• **DATASET RECORDS**:
★ ★ ★

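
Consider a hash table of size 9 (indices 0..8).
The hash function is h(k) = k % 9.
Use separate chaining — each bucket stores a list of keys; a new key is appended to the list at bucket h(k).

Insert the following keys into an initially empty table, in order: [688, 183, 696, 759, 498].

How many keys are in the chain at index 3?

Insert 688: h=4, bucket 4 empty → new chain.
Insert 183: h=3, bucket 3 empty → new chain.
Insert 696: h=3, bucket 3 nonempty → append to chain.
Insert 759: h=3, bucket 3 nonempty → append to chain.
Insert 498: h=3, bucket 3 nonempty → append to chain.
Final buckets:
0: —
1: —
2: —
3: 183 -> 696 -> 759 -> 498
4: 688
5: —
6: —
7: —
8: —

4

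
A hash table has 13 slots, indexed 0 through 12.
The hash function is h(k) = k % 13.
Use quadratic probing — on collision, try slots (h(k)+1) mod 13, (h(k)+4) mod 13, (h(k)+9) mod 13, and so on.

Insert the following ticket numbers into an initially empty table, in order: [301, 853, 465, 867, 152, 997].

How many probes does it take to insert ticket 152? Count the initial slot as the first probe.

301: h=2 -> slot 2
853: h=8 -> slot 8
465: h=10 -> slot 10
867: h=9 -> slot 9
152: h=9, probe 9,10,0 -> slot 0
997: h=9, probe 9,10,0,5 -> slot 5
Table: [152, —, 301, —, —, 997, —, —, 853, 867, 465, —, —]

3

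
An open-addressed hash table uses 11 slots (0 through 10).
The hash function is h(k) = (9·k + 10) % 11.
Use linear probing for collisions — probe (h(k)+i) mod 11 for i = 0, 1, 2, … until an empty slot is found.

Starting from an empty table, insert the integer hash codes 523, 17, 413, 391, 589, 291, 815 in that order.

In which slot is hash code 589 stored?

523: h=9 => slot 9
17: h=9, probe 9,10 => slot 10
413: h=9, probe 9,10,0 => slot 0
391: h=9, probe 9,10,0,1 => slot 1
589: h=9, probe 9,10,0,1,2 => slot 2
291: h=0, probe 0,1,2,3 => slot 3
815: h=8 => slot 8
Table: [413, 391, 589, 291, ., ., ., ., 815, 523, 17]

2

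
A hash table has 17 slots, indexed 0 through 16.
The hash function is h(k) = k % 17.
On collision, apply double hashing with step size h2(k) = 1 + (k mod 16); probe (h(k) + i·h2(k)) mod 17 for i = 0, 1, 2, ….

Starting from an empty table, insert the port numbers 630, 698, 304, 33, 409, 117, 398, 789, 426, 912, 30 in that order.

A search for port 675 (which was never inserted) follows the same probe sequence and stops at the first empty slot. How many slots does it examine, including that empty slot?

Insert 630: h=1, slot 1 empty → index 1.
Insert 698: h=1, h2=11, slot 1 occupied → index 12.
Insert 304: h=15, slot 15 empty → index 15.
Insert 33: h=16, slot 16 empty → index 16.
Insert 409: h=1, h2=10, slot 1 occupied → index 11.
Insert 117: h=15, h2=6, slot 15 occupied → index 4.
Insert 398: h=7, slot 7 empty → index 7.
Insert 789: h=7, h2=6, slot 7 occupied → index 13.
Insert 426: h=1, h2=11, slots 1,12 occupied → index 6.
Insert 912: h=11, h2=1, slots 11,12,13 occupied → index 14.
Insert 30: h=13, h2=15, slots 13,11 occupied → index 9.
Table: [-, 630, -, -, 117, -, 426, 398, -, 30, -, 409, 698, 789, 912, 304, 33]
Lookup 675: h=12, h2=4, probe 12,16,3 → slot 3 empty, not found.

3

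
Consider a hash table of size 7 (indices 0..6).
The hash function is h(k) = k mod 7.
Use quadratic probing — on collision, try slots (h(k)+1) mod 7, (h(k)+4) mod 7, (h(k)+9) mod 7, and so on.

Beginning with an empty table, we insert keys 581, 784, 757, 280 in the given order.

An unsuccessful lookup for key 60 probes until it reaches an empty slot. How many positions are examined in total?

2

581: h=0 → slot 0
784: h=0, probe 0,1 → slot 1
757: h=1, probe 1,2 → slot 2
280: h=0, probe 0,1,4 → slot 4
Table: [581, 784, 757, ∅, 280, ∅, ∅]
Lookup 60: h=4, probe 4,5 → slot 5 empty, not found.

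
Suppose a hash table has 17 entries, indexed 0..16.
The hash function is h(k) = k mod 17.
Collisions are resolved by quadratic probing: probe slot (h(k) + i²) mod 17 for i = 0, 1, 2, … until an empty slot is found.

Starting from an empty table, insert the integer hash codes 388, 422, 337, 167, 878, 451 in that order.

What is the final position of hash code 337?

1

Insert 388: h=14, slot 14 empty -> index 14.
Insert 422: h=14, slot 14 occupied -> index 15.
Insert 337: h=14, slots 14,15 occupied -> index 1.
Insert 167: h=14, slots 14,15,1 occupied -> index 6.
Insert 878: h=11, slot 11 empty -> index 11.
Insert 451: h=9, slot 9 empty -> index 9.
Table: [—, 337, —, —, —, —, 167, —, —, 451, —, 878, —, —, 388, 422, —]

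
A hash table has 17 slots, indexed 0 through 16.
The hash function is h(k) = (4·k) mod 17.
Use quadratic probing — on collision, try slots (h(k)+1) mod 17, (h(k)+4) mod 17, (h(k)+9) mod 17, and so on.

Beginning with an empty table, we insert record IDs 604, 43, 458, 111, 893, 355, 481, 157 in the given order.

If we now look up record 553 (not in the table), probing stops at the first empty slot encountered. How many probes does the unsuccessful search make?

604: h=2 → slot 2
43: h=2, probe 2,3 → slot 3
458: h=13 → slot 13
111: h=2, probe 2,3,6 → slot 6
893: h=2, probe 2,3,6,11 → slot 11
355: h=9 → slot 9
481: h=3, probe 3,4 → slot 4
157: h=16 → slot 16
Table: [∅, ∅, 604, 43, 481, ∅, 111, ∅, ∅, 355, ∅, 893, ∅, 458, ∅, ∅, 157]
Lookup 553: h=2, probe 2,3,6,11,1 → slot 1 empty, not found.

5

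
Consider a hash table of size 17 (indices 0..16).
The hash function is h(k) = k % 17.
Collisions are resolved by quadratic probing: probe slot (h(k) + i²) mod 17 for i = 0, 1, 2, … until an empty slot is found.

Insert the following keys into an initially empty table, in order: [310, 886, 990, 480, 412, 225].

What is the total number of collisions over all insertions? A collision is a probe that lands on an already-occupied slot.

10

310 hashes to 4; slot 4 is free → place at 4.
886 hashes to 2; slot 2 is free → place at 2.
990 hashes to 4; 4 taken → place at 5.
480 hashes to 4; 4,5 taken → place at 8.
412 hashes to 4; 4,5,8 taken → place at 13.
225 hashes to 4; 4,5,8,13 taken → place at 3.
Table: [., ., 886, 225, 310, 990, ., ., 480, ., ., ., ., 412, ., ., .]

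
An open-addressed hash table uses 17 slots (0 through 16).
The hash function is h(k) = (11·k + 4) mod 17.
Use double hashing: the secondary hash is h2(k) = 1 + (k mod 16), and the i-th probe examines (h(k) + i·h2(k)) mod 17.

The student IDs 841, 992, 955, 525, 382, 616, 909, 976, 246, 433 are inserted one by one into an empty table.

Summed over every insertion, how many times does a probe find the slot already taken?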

★ ★ ★

• **ASSIGNED TASK**: Among the lines above, return those that contain the string "Starting".

• **EXERCISE RESPONSE**:
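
Starting from an empty table, insert the integer hash codes 523, 17, 413, 391, 589, 291, 815 in that order.
Starting from an empty table, insert the port numbers 630, 698, 304, 33, 409, 117, 398, 789, 426, 912, 30 in that order.
Starting from an empty table, insert the integer hash codes 388, 422, 337, 167, 878, 451 in that order.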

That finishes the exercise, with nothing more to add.